» **Assignment**
Show, in full, each line of the data that contains "separate".

» **Input material**

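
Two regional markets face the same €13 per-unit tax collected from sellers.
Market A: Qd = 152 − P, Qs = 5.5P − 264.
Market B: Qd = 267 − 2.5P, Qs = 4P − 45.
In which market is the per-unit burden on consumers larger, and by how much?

Market A: pre-tax P* = €64, Q* = 88; post-tax Q = 77; per-unit burden on consumers = €11.
Market B: pre-tax P* = €48, Q* = 147; post-tax Q = 127; per-unit burden on consumers = €8.
Difference: €11 vs €8 → market A is larger by €3.

Market A, by €3.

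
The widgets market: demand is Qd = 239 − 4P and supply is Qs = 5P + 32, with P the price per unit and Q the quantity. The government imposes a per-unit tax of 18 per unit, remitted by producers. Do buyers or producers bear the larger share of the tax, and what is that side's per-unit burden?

Buyers bear the larger share: 10 per unit.

Without the tax, 239 − 4P = 5P + 32 gives 9P = 207, so P* = 23 and Q* = 147.
With the tax collected from producers, supply shifts: Qs = 5(P − 18) + 32.
New equilibrium: buyers pay 33, producers receive 15, Q = 107. (Wedge: Pb − Ps = 18.)
Per-unit burden: buyers 10, producers 8.
Buyers take the larger share because demand is less price-elastic here (demand slope 4 vs supply slope 5).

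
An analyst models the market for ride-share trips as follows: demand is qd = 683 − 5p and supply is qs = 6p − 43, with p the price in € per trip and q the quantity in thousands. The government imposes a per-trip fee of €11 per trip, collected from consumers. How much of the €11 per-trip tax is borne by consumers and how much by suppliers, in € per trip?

Consumers bear €6 per trip; suppliers bear €5 per trip.

Without the tax, 683 − 5p = 6p − 43 gives 11p = 726, so p* = €66 and q* = 353.
With the tax collected from consumers, demand (in seller-price terms) shifts: qd = 683 − 5(p + 11).
New equilibrium: consumers pay €72, suppliers receive €61, q = 323. (Wedge: pb − ps = 11.)
Burden on consumers: €6; on suppliers: €5. (They sum to €11.)
The less price-elastic side of the market bears the larger share of a per-unit tax.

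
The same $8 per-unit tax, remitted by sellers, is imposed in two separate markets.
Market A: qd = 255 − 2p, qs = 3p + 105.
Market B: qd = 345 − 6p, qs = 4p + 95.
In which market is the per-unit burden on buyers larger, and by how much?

Market A, by $1.6.

Market A: pre-tax p* = $30, q* = 195; post-tax q = 185.4; per-unit burden on buyers = $4.8.
Market B: pre-tax p* = $25, q* = 195; post-tax q = 175.8; per-unit burden on buyers = $3.2.
Difference: $4.8 vs $3.2 → market A is larger by $1.6.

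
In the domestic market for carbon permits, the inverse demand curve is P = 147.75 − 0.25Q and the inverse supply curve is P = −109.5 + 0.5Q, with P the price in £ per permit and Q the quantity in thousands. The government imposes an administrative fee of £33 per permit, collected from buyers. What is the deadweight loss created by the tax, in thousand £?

Inverting to Q(P) form: Qd = 591 − 4P; Qs = 2P + 219.
Before the tax: set 591 − 4P = 2P + 219 → P* = £62, Q* = 343.
With the tax collected from buyers, demand (in seller-price terms) shifts: Qd = 591 − 4(P + 33).
New equilibrium: buyers pay £73, producers receive £40, Q = 299. (Wedge: Pb − Ps = 33.)
Quantity falls by |ΔQ| = |343 − 299| = 44.
DWL = ½ · t · |ΔQ| = ½ · 33 · 44 = £726.

Deadweight loss = £726 thousand.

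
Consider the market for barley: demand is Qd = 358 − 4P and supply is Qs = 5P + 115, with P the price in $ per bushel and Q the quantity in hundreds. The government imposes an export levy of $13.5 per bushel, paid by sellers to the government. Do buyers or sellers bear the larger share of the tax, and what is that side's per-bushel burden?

Without the tax, 358 − 4P = 5P + 115 gives 9P = 243, so P* = $27 and Q* = 250.
With the tax collected from sellers, supply shifts: Qs = 5(P − 13.5) + 115.
Solving gives Q = 220 with buyers paying $34.5 and sellers receiving $21 (the $13.5 wedge).
Per-bushel burden: buyers $7.5, sellers $6.
Buyers take the larger share because demand is less price-elastic here (demand slope 4 vs supply slope 5).
The less price-elastic side of the market bears the larger share of a per-unit tax.

Buyers bear the larger share: $7.5 per bushel.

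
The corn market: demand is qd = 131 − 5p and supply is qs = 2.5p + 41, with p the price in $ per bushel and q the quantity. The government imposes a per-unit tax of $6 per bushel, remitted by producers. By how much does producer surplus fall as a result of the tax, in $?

Without the tax, 131 − 5p = 2.5p + 41 gives 7.5p = 90, so p* = $12 and q* = 71.
With the tax collected from producers, supply shifts: qs = 2.5(p − 6) + 41.
Solving gives q = 61 with consumers paying $14 and producers receiving $8 (the $6 wedge).
ΔPS is the trapezoid between Q = 61 and Q = 71 of height $4: ½ · (71 + 61) · 4 = $264.

Producer surplus falls by $264.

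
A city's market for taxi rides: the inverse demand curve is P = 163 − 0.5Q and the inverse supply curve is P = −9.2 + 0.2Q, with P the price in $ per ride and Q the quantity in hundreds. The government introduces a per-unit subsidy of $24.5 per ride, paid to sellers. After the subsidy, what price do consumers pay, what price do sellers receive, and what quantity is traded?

Consumers pay $22.5; sellers receive $47; quantity = 281.

Rewrite in direct form: Qd = 326 − 2P and Qs = 5P + 46.
Before the subsidy: set 326 − 2P = 5P + 46 → P* = $40, Q* = 246.
With a per-unit subsidy paid to sellers, each receives P + 24.5 per unit sold, so supply becomes Qs = 5(P + 24.5) + 46.
Solving gives Q = 281 with consumers paying $22.5 and sellers receiving $47 (the $24.5 wedge).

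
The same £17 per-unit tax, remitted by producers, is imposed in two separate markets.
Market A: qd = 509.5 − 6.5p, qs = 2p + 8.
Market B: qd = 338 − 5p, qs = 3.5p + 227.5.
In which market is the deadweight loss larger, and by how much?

Market A: pre-tax p* = £59, q* = 126; post-tax q = 100; deadweight loss = £221.
Market B: pre-tax p* = £13, q* = 273; post-tax q = 238; deadweight loss = £297.5.
Difference: £221 vs £297.5 → market B is larger by £76.5.

Market B, by £76.5.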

» **Result of this exercise**
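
The same $8 per-unit tax, remitted by sellers, is imposed in two separate markets.
The same £17 per-unit tax, remitted by producers, is imposed in two separate markets.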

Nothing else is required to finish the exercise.